* [Description of the task]
Count the lines in the records below that contain the word "Beta", and give that figure alone.

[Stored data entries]
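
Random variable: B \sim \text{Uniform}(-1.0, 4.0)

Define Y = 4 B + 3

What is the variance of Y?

For Y = aB + b: Var(Y) = a² * Var(B)
Var(B) = (4 + 1)^2/12 = 2.0833333
Var(Y) = 4² * 2.0833333 = 16 * 2.0833333 = 33.333333

33.333333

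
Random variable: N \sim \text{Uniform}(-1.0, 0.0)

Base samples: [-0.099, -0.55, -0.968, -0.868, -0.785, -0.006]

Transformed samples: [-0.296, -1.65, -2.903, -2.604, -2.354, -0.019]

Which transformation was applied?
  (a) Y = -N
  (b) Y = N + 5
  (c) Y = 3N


Checking option (c) Y = 3N:
  N = -0.099 -> Y = -0.296 ✓
  N = -0.55 -> Y = -1.65 ✓
  N = -0.968 -> Y = -2.903 ✓
All samples match this transformation.

(c) 3N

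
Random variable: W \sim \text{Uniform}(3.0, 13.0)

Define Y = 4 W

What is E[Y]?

For Y = 4W:
E[Y] = 4 * E[W]
E[W] = (3 + 13)/2 = 8
E[Y] = 4 * 8 = 32

32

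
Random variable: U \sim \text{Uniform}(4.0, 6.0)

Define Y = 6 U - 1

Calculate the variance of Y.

For Y = aU + b: Var(Y) = a² * Var(U)
Var(U) = (6 - 4)^2/12 = 0.33333333
Var(Y) = 6² * 0.33333333 = 36 * 0.33333333 = 12

12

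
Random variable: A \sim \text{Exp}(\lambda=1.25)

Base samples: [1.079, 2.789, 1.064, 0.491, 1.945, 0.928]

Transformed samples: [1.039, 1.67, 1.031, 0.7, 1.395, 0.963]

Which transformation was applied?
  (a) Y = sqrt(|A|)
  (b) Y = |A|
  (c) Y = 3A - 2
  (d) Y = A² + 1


Checking option (a) Y = sqrt(|A|):
  A = 1.079 -> Y = 1.039 ✓
  A = 2.789 -> Y = 1.67 ✓
  A = 1.064 -> Y = 1.031 ✓
All samples match this transformation.

(a) sqrt(|A|)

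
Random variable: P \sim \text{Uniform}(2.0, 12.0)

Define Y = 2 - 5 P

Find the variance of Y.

For Y = aP + b: Var(Y) = a² * Var(P)
Var(P) = (12 - 2)^2/12 = 8.3333333
Var(Y) = (-5)² * 8.3333333 = 25 * 8.3333333 = 208.33333

208.33333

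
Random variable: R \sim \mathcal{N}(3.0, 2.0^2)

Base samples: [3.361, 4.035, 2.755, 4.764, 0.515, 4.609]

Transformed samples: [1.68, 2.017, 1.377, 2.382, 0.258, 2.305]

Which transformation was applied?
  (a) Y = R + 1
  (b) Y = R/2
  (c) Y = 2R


Checking option (b) Y = R/2:
  R = 3.361 -> Y = 1.68 ✓
  R = 4.035 -> Y = 2.017 ✓
  R = 2.755 -> Y = 1.377 ✓
All samples match this transformation.

(b) R/2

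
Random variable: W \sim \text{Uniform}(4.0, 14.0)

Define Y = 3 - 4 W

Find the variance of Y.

For Y = aW + b: Var(Y) = a² * Var(W)
Var(W) = (14 - 4)^2/12 = 8.3333333
Var(Y) = (-4)² * 8.3333333 = 16 * 8.3333333 = 133.33333

133.33333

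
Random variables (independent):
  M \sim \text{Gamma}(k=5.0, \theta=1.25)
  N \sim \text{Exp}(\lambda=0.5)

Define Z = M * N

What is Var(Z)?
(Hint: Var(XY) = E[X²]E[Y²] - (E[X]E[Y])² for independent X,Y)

Var(XY) = E[X²]E[Y²] - (E[X]E[Y])²
E[M] = 6.25, Var(M) = 7.8125
E[N] = 2, Var(N) = 4
E[M²] = 7.8125 + 6.25² = 46.875
E[N²] = 4 + 2² = 8
Var(Z) = 46.875*8 - (6.25*2)²
= 375 - 156.25 = 218.75

218.75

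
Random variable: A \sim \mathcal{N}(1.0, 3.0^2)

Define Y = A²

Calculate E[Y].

Using E[X²] = Var(X) + (E[X])²:
E[A] = 1
Var(A) = 3.0^2 = 9
E[A²] = 9 + 1² = 9 + 1 = 10

10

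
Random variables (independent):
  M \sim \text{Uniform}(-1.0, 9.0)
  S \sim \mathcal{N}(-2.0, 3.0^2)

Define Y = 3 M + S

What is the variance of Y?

For independent RVs: Var(aX + bY) = a²Var(X) + b²Var(Y)
Var(M) = 8.3333333
Var(S) = 9
Var(Y) = 3²*8.3333333 + 1²*9
= 9*8.3333333 + 1*9 = 84

84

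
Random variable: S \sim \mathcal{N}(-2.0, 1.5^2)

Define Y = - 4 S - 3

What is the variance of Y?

For Y = aS + b: Var(Y) = a² * Var(S)
Var(S) = 1.5^2 = 2.25
Var(Y) = (-4)² * 2.25 = 16 * 2.25 = 36

36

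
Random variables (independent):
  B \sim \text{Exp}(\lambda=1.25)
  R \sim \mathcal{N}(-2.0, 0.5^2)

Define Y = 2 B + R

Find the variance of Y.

For independent RVs: Var(aX + bY) = a²Var(X) + b²Var(Y)
Var(B) = 0.64
Var(R) = 0.25
Var(Y) = 2²*0.64 + 1²*0.25
= 4*0.64 + 1*0.25 = 2.81

2.81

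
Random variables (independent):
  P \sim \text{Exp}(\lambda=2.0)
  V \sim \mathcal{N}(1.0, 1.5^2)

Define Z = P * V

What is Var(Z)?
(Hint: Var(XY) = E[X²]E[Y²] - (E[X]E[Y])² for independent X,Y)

Var(XY) = E[X²]E[Y²] - (E[X]E[Y])²
E[P] = 0.5, Var(P) = 0.25
E[V] = 1, Var(V) = 2.25
E[P²] = 0.25 + 0.5² = 0.5
E[V²] = 2.25 + 1² = 3.25
Var(Z) = 0.5*3.25 - (0.5*1)²
= 1.625 - 0.25 = 1.375

1.375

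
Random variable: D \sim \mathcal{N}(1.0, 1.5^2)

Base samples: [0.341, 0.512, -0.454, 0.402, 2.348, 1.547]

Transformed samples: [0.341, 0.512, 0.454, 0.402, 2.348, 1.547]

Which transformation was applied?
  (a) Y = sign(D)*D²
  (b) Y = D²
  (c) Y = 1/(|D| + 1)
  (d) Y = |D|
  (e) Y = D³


Checking option (d) Y = |D|:
  D = 0.341 -> Y = 0.341 ✓
  D = 0.512 -> Y = 0.512 ✓
  D = -0.454 -> Y = 0.454 ✓
All samples match this transformation.

(d) |D|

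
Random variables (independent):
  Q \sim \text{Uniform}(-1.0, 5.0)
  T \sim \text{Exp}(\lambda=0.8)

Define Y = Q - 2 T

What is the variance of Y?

For independent RVs: Var(aX + bY) = a²Var(X) + b²Var(Y)
Var(Q) = 3
Var(T) = 1.5625
Var(Y) = 1²*3 + (-2)²*1.5625
= 1*3 + 4*1.5625 = 9.25

9.25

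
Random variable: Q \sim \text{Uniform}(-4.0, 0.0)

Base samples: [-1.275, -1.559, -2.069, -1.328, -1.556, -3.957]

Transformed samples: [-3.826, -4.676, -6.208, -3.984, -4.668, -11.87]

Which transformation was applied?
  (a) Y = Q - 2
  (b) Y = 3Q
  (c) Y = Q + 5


Checking option (b) Y = 3Q:
  Q = -1.275 -> Y = -3.826 ✓
  Q = -1.559 -> Y = -4.676 ✓
  Q = -2.069 -> Y = -6.208 ✓
All samples match this transformation.

(b) 3Q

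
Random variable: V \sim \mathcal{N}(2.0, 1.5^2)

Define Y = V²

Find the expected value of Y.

Using E[X²] = Var(X) + (E[X])²:
E[V] = 2
Var(V) = 1.5^2 = 2.25
E[V²] = 2.25 + 2² = 2.25 + 4 = 6.25

6.25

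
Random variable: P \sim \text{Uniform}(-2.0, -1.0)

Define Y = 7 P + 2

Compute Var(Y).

For Y = aP + b: Var(Y) = a² * Var(P)
Var(P) = (-1 + 2)^2/12 = 0.083333333
Var(Y) = 7² * 0.083333333 = 49 * 0.083333333 = 4.0833333

4.0833333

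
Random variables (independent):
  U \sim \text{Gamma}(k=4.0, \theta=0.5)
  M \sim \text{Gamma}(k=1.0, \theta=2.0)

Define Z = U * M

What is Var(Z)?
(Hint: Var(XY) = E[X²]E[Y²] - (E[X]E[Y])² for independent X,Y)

Var(XY) = E[X²]E[Y²] - (E[X]E[Y])²
E[U] = 2, Var(U) = 1
E[M] = 2, Var(M) = 4
E[U²] = 1 + 2² = 5
E[M²] = 4 + 2² = 8
Var(Z) = 5*8 - (2*2)²
= 40 - 16 = 24

24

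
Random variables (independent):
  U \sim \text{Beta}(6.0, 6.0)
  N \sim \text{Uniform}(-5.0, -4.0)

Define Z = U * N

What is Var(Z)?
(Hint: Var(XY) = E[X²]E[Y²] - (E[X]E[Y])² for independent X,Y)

Var(XY) = E[X²]E[Y²] - (E[X]E[Y])²
E[U] = 0.5, Var(U) = 0.019230769
E[N] = -4.5, Var(N) = 0.083333333
E[U²] = 0.019230769 + 0.5² = 0.26923077
E[N²] = 0.083333333 + (-4.5)² = 20.333333
Var(Z) = 0.26923077*20.333333 - (0.5*(-4.5))²
= 5.474359 - 5.0625 = 0.41185897

0.41185897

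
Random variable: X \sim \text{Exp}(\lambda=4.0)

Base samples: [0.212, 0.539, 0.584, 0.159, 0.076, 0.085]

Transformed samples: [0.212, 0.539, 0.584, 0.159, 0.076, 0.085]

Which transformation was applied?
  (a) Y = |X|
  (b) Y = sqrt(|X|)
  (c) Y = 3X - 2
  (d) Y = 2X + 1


Checking option (a) Y = |X|:
  X = 0.212 -> Y = 0.212 ✓
  X = 0.539 -> Y = 0.539 ✓
  X = 0.584 -> Y = 0.584 ✓
All samples match this transformation.

(a) |X|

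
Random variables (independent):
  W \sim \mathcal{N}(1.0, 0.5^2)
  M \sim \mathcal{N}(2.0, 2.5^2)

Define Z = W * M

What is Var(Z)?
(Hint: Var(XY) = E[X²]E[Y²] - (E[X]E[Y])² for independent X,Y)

Var(XY) = E[X²]E[Y²] - (E[X]E[Y])²
E[W] = 1, Var(W) = 0.25
E[M] = 2, Var(M) = 6.25
E[W²] = 0.25 + 1² = 1.25
E[M²] = 6.25 + 2² = 10.25
Var(Z) = 1.25*10.25 - (1*2)²
= 12.8125 - 4 = 8.8125

8.8125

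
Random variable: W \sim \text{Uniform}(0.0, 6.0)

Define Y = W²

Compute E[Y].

E[W²] = Var(W) + (E[W])² = 3 + 9 = 12

12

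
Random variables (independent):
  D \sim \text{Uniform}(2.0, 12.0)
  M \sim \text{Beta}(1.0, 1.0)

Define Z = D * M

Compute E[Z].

For independent RVs: E[XY] = E[X]*E[Y]
E[D] = 7
E[M] = 0.5
E[Z] = 7 * 0.5 = 3.5

3.5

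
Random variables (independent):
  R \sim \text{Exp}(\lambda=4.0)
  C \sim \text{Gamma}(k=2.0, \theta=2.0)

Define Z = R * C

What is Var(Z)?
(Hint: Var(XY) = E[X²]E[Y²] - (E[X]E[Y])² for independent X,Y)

Var(XY) = E[X²]E[Y²] - (E[X]E[Y])²
E[R] = 0.25, Var(R) = 0.0625
E[C] = 4, Var(C) = 8
E[R²] = 0.0625 + 0.25² = 0.125
E[C²] = 8 + 4² = 24
Var(Z) = 0.125*24 - (0.25*4)²
= 3 - 1 = 2

2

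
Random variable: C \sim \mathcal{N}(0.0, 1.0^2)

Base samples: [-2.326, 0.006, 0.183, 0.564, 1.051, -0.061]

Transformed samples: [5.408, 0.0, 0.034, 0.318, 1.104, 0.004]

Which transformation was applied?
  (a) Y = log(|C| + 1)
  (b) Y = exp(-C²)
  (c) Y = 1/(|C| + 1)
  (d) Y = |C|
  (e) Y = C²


Checking option (e) Y = C²:
  C = -2.326 -> Y = 5.408 ✓
  C = 0.006 -> Y = 0.0 ✓
  C = 0.183 -> Y = 0.034 ✓
All samples match this transformation.

(e) C²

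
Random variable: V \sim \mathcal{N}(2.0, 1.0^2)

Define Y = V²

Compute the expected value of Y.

E[V²] = Var(V) + (E[V])² = 1 + 4 = 5

5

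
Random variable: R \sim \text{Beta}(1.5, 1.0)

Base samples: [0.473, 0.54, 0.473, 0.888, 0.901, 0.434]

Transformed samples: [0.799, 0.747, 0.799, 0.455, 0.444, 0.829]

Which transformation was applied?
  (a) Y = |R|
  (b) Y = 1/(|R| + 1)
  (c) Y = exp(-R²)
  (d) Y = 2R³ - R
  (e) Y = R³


Checking option (c) Y = exp(-R²):
  R = 0.473 -> Y = 0.799 ✓
  R = 0.54 -> Y = 0.747 ✓
  R = 0.473 -> Y = 0.799 ✓
All samples match this transformation.

(c) exp(-R²)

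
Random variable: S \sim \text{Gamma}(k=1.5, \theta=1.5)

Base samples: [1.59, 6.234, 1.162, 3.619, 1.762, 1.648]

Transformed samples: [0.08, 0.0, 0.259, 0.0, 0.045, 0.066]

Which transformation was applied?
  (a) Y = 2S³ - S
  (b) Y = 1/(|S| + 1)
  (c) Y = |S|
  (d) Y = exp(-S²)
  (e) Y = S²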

* [Worked solution]
3